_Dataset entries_
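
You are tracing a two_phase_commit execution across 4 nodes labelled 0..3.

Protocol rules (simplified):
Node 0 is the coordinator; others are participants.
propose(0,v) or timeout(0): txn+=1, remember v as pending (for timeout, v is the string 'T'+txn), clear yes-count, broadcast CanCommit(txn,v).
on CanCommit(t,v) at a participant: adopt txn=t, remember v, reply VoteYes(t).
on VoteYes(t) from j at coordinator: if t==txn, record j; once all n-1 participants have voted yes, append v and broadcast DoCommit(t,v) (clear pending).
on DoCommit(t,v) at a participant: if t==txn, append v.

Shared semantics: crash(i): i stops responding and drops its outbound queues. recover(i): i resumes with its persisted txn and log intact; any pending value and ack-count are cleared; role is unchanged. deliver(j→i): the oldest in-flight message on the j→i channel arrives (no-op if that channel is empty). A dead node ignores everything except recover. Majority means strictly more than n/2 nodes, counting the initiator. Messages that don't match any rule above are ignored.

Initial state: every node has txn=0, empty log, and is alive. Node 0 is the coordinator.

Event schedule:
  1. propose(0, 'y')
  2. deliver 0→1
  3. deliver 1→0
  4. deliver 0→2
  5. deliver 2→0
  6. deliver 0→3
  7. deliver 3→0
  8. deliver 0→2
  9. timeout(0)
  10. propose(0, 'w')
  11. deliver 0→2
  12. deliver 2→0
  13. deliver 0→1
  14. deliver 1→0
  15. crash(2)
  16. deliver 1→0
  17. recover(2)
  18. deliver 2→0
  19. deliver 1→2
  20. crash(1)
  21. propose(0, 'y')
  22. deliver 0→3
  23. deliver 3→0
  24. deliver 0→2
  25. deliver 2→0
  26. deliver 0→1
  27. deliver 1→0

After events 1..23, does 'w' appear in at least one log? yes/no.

e1 propose(0,'y'): 0[coor,t=1,-]
e2 deliver 0→1: 1[part,t=1,-]
e3 deliver 1→0: ·
e4 deliver 0→2: 2[part,t=1,-]
e5 deliver 2→0: ·
e6 deliver 0→3: 3[part,t=1,-]
e7 deliver 3→0: 0[coor,t=1,y]
e8 deliver 0→2: 2[part,t=1,y]
e9 timeout(0): 0[coor,t=2,y]
e10 propose(0,'w'): 0[coor,t=3,y]
e11 deliver 0→2: 2[part,t=2,y]
e12 deliver 2→0: ·
e13 deliver 0→1: 1[part,t=1,y]
e14 deliver 1→0: ·
e15 crash(2): 2[✗part,t=2,y]
e16 deliver 1→0: ·
e17 recover(2): 2[part,t=2,y]
e18 deliver 2→0: ·
e19 deliver 1→2: ·
e20 crash(1): 1[✗part,t=1,y]
e21 propose(0,'y'): 0[coor,t=4,y]
e22 deliver 0→3: 3[part,t=1,y]
e23 deliver 3→0: ·

no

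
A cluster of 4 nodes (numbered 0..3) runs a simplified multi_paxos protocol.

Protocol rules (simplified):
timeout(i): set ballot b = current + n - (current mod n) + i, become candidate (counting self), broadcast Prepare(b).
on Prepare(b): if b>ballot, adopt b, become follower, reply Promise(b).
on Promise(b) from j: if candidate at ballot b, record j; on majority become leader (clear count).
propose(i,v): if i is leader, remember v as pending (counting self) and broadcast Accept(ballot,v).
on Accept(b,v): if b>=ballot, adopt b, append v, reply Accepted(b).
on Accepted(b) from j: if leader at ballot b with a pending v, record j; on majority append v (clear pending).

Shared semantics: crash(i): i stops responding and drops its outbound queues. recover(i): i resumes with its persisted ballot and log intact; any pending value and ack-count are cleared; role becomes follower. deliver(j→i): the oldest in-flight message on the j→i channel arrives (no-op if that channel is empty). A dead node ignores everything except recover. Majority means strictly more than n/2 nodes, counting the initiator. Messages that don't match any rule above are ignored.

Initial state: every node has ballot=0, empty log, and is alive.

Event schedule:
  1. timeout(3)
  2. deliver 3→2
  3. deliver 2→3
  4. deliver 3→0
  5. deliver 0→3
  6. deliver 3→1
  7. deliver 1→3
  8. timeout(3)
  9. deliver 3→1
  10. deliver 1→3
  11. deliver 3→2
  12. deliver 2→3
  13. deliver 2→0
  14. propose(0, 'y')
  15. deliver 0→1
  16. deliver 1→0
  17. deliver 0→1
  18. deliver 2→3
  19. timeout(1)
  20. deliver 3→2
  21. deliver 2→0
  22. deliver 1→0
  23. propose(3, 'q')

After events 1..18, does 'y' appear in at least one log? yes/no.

no

after 1 — timeout(3): n3:cand/b7/[-]
after 2 — deliver 3→2: n2:foll/b7/[-]
after 3 — deliver 2→3: ·
after 4 — deliver 3→0: n0:foll/b7/[-]
after 5 — deliver 0→3: n3:lead/b7/[-]
after 6 — deliver 3→1: n1:foll/b7/[-]
after 7 — deliver 1→3: ·
after 8 — timeout(3): n3:cand/b11/[-]
after 9 — deliver 3→1: n1:foll/b11/[-]
after 10 — deliver 1→3: ·
after 11 — deliver 3→2: n2:foll/b11/[-]
after 12 — deliver 2→3: n3:lead/b11/[-]
after 13 — deliver 2→0: ·
after 14 — propose(0,'y'): ·
after 15 — deliver 0→1: ·
after 16 — deliver 1→0: ·
after 17 — deliver 0→1: ·
after 18 — deliver 2→3: ·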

_What the exercise asks_
Find "1. timeout(3)" in the data above, then repeat that line and all lines after it exactly, ending with the final line.

_Answer for this exercise_
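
  1. timeout(3)
  2. deliver 3→2
  3. deliver 2→3
  4. deliver 3→0
  5. deliver 0→3
  6. deliver 3→1
  7. deliver 1→3
  8. timeout(3)
  9. deliver 3→1
  10. deliver 1→3
  11. deliver 3→2
  12. deliver 2→3
  13. deliver 2→0
  14. propose(0, 'y')
  15. deliver 0→1
  16. deliver 1→0
  17. deliver 0→1
  18. deliver 2→3
  19. timeout(1)
  20. deliver 3→2
  21. deliver 2→0
  22. deliver 1→0
  23. propose(3, 'q')

After events 1..18, does 'y' appear in at least one log? yes/no.

no

after 1 — timeout(3): n3:cand/b7/[-]
after 2 — deliver 3→2: n2:foll/b7/[-]
after 3 — deliver 2→3: ·
after 4 — deliver 3→0: n0:foll/b7/[-]
after 5 — deliver 0→3: n3:lead/b7/[-]
after 6 — deliver 3→1: n1:foll/b7/[-]
after 7 — deliver 1→3: ·
after 8 — timeout(3): n3:cand/b11/[-]
after 9 — deliver 3→1: n1:foll/b11/[-]
after 10 — deliver 1→3: ·
after 11 — deliver 3→2: n2:foll/b11/[-]
after 12 — deliver 2→3: n3:lead/b11/[-]
after 13 — deliver 2→0: ·
after 14 — propose(0,'y'): ·
after 15 — deliver 0→1: ·
after 16 — deliver 1→0: ·
after 17 — deliver 0→1: ·
after 18 — deliver 2→3: ·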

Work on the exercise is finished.